Description of the task —
What is needed is a verbatim copy of all the records.

Data extract —
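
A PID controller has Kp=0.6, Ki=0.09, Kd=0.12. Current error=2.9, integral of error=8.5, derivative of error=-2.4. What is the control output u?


u = Kp*e + Ki*int(e) + Kd*de/dt
= 0.6*2.9 + 0.09*8.5 + 0.12*(-2.4)
= 1.74 + 0.765 + -0.288
= 2.217


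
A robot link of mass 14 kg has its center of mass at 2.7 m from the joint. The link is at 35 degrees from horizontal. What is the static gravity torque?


tau = m*g*L*cos(angle)
= 14 * 9.81 * 2.7 * cos(35 deg)
= 14 * 9.81 * 2.7 * 0.8192
= 303.7563 Nm


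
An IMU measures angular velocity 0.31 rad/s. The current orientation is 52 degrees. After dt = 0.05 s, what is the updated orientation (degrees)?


delta_theta = w * dt = 0.31 * 0.05 = 0.0155 rad
= 0.8881 deg
theta_new = 52 + 0.8881 = 52.8881 deg


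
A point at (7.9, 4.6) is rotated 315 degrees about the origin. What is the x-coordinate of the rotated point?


x' = x*cos(theta) - y*sin(theta)
cos(315 deg) = 0.7071, sin(315 deg) = -0.7071
x' = 7.9 * 0.7071 - 4.6 * -0.7071
= 5.5861 - -3.2527
= 8.8388


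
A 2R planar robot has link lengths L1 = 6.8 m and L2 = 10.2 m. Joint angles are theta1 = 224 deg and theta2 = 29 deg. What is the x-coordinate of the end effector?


Convert angles to radians: theta1 = 3.9095, theta2 = 0.5061
x = L1*cos(theta1) + L2*cos(theta1+theta2)
x = -4.8915 + -2.9822
x = -7.8737


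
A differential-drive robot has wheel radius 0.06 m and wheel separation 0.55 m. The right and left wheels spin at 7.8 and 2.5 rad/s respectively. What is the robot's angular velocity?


vR = r*wR = 0.06*7.8 = 0.468 m/s
vL = r*wL = 0.06*2.5 = 0.15 m/s
v = (vR+vL)/2 = 0.309 m/s
omega = (vR-vL)/L = 0.5782 rad/s
angular velocity = 0.5782 rad/s


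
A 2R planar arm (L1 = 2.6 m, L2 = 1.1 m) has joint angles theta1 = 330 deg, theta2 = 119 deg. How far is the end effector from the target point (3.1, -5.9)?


End effector via forward kinematics:
x = L1*cos(t1) + L2*cos(t1+t2) = 2.2709
y = L1*sin(t1) + L2*sin(t1+t2) = -0.2002
Distance to target:
d = sqrt((3.1 - 2.2709)^2 + (-5.9 - -0.2002)^2)
= sqrt(0.6875 + 32.4881)
= 5.7598 m


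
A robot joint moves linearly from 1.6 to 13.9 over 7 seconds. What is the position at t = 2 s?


s = t/T = 2/7 = 0.2857
p(t) = p0 + (pf-p0)*s
= 1.6 + (13.9 - 1.6) * 0.2857
= 5.1143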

Response to this exercise —
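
A PID controller has Kp=0.6, Ki=0.09, Kd=0.12. Current error=2.9, integral of error=8.5, derivative of error=-2.4. What is the control output u?


u = Kp*e + Ki*int(e) + Kd*de/dt
= 0.6*2.9 + 0.09*8.5 + 0.12*(-2.4)
= 1.74 + 0.765 + -0.288
= 2.217


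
A robot link of mass 14 kg has its center of mass at 2.7 m from the joint. The link is at 35 degrees from horizontal. What is the static gravity torque?


tau = m*g*L*cos(angle)
= 14 * 9.81 * 2.7 * cos(35 deg)
= 14 * 9.81 * 2.7 * 0.8192
= 303.7563 Nm


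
An IMU measures angular velocity 0.31 rad/s. The current orientation is 52 degrees. After dt = 0.05 s, what is the updated orientation (degrees)?


delta_theta = w * dt = 0.31 * 0.05 = 0.0155 rad
= 0.8881 deg
theta_new = 52 + 0.8881 = 52.8881 deg


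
A point at (7.9, 4.6) is rotated 315 degrees about the origin. What is the x-coordinate of the rotated point?


x' = x*cos(theta) - y*sin(theta)
cos(315 deg) = 0.7071, sin(315 deg) = -0.7071
x' = 7.9 * 0.7071 - 4.6 * -0.7071
= 5.5861 - -3.2527
= 8.8388


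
A 2R planar robot has link lengths L1 = 6.8 m and L2 = 10.2 m. Joint angles are theta1 = 224 deg and theta2 = 29 deg. What is the x-coordinate of the end effector?


Convert angles to radians: theta1 = 3.9095, theta2 = 0.5061
x = L1*cos(theta1) + L2*cos(theta1+theta2)
x = -4.8915 + -2.9822
x = -7.8737


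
A differential-drive robot has wheel radius 0.06 m and wheel separation 0.55 m. The right and left wheels spin at 7.8 and 2.5 rad/s respectively. What is the robot's angular velocity?


vR = r*wR = 0.06*7.8 = 0.468 m/s
vL = r*wL = 0.06*2.5 = 0.15 m/s
v = (vR+vL)/2 = 0.309 m/s
omega = (vR-vL)/L = 0.5782 rad/s
angular velocity = 0.5782 rad/s


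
A 2R planar arm (L1 = 2.6 m, L2 = 1.1 m) has joint angles theta1 = 330 deg, theta2 = 119 deg. How far is the end effector from the target point (3.1, -5.9)?


End effector via forward kinematics:
x = L1*cos(t1) + L2*cos(t1+t2) = 2.2709
y = L1*sin(t1) + L2*sin(t1+t2) = -0.2002
Distance to target:
d = sqrt((3.1 - 2.2709)^2 + (-5.9 - -0.2002)^2)
= sqrt(0.6875 + 32.4881)
= 5.7598 m


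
A robot joint moves linearly from 1.6 to 13.9 over 7 seconds. What is the position at t = 2 s?


s = t/T = 2/7 = 0.2857
p(t) = p0 + (pf-p0)*s
= 1.6 + (13.9 - 1.6) * 0.2857
= 5.1143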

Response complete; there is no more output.